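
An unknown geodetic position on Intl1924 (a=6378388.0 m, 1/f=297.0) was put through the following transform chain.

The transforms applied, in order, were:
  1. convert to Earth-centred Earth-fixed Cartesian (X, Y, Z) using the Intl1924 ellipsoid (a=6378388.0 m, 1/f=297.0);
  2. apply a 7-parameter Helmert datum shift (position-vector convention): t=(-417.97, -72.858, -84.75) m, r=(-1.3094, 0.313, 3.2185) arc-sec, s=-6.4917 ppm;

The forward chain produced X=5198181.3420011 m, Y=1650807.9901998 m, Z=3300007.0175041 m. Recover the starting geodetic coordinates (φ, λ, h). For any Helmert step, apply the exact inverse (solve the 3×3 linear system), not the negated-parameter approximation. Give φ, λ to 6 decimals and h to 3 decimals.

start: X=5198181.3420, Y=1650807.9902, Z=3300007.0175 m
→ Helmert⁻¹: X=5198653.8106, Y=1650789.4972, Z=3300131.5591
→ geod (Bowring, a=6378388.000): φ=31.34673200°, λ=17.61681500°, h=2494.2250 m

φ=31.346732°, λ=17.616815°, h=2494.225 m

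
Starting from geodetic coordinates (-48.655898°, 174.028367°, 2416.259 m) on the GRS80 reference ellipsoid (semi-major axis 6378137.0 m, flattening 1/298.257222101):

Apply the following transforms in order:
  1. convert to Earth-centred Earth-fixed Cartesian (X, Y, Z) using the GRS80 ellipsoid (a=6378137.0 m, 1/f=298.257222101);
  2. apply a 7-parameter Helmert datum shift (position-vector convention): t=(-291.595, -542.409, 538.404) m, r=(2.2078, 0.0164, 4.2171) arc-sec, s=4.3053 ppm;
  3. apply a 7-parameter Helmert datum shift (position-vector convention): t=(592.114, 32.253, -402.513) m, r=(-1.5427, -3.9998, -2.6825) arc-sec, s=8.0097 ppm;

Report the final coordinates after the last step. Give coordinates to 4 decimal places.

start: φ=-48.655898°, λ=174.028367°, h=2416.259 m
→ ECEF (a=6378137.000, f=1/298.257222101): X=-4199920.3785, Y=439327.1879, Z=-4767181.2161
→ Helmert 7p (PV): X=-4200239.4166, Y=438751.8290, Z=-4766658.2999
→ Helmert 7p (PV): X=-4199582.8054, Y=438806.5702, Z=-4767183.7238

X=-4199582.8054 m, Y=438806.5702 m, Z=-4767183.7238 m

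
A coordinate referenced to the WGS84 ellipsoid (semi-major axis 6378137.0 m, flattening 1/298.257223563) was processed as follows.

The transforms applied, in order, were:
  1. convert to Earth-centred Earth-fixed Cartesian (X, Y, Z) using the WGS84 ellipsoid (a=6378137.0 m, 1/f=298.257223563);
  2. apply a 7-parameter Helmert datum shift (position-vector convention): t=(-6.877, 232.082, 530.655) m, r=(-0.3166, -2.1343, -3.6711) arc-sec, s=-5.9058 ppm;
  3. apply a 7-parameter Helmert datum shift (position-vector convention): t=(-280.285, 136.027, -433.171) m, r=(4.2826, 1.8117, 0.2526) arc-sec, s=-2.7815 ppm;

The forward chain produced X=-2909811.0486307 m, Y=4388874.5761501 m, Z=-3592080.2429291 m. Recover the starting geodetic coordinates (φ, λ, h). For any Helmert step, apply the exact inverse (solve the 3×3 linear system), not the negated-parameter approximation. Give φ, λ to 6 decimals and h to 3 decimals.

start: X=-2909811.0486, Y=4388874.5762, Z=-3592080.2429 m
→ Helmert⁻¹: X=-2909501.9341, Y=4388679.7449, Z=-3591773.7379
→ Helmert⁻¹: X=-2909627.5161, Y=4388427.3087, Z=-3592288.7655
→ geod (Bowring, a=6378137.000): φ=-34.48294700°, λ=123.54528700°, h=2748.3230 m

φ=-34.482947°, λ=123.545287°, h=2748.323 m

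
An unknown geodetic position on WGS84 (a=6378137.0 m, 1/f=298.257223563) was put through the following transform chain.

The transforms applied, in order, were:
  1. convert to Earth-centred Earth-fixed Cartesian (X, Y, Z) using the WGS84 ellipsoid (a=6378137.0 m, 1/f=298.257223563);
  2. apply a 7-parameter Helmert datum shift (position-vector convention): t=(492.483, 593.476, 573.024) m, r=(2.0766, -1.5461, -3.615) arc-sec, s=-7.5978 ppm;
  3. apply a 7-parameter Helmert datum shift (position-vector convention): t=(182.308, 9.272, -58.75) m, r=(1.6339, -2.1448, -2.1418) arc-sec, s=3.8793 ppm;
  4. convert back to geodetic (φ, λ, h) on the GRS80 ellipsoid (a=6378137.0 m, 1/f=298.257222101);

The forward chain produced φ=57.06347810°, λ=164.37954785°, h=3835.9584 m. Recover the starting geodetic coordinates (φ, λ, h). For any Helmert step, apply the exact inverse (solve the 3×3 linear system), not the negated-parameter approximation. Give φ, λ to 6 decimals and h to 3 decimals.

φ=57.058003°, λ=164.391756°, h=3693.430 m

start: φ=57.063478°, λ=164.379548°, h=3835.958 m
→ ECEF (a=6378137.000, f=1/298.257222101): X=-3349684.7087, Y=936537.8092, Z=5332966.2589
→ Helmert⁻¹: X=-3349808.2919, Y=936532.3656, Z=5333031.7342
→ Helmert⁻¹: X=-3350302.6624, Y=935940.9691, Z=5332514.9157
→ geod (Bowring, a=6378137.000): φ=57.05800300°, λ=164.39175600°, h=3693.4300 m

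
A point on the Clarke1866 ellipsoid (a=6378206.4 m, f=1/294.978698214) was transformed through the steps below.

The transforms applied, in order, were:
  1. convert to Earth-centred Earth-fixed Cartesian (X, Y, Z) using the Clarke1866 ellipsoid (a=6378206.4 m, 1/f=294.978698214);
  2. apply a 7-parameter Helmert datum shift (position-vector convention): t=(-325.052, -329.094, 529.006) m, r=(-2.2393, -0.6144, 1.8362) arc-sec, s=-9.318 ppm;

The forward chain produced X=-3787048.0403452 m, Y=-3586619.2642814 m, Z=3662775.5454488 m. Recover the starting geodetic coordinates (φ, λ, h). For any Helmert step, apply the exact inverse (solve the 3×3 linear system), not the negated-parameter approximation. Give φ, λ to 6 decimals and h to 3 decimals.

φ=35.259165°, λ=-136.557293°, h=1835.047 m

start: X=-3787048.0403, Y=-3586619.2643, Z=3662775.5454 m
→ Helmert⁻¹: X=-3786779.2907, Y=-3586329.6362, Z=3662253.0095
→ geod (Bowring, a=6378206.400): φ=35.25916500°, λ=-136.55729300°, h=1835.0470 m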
####################
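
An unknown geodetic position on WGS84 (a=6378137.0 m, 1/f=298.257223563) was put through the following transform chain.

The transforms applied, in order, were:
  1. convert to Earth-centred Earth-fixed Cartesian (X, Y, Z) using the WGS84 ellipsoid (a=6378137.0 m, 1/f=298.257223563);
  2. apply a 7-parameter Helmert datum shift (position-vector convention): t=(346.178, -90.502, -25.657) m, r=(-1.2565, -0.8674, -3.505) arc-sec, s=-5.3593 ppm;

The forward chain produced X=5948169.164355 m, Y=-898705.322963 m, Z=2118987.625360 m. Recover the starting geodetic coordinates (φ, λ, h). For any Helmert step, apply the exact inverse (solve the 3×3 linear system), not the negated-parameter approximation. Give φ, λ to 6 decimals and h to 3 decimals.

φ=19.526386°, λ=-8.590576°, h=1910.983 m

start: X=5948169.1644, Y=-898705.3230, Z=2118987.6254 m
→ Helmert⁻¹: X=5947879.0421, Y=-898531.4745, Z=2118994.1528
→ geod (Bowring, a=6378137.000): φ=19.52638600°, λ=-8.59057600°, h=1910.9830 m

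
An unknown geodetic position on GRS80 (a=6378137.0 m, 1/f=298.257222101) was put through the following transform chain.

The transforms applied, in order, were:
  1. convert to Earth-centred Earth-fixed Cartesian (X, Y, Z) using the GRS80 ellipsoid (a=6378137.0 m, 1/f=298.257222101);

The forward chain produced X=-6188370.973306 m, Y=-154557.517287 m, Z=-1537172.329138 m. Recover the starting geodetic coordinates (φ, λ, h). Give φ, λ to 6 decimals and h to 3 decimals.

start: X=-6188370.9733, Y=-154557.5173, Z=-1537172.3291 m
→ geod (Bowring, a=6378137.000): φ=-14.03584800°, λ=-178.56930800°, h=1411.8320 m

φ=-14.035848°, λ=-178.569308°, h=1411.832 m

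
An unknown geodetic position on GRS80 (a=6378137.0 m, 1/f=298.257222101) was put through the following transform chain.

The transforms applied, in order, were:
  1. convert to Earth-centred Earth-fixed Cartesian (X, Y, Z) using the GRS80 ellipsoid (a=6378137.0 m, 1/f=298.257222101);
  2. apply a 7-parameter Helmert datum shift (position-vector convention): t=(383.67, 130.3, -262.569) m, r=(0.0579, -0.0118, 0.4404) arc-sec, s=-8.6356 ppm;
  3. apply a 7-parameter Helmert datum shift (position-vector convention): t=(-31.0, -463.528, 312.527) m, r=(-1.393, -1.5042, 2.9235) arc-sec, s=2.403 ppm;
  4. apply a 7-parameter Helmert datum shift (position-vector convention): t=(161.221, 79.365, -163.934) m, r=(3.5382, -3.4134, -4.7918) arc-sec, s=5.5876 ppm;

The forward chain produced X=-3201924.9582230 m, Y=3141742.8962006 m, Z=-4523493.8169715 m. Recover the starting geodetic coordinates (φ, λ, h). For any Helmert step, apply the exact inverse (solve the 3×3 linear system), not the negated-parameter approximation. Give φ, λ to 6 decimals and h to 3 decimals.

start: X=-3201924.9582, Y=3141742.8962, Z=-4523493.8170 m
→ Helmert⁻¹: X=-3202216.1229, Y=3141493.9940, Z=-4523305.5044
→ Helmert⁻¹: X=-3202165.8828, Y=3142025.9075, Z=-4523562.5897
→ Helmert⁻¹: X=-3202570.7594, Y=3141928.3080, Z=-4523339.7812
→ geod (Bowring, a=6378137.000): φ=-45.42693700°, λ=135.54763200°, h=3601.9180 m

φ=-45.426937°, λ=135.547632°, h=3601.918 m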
####################
### Task description
Return each line of the preceding material in which "axis" can be found.

### Answer to this problem
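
Starting from geodetic coordinates (-48.655898°, 174.028367°, 2416.259 m) on the GRS80 reference ellipsoid (semi-major axis 6378137.0 m, flattening 1/298.257222101):
A coordinate referenced to the WGS84 ellipsoid (semi-major axis 6378137.0 m, flattening 1/298.257223563) was processed as follows.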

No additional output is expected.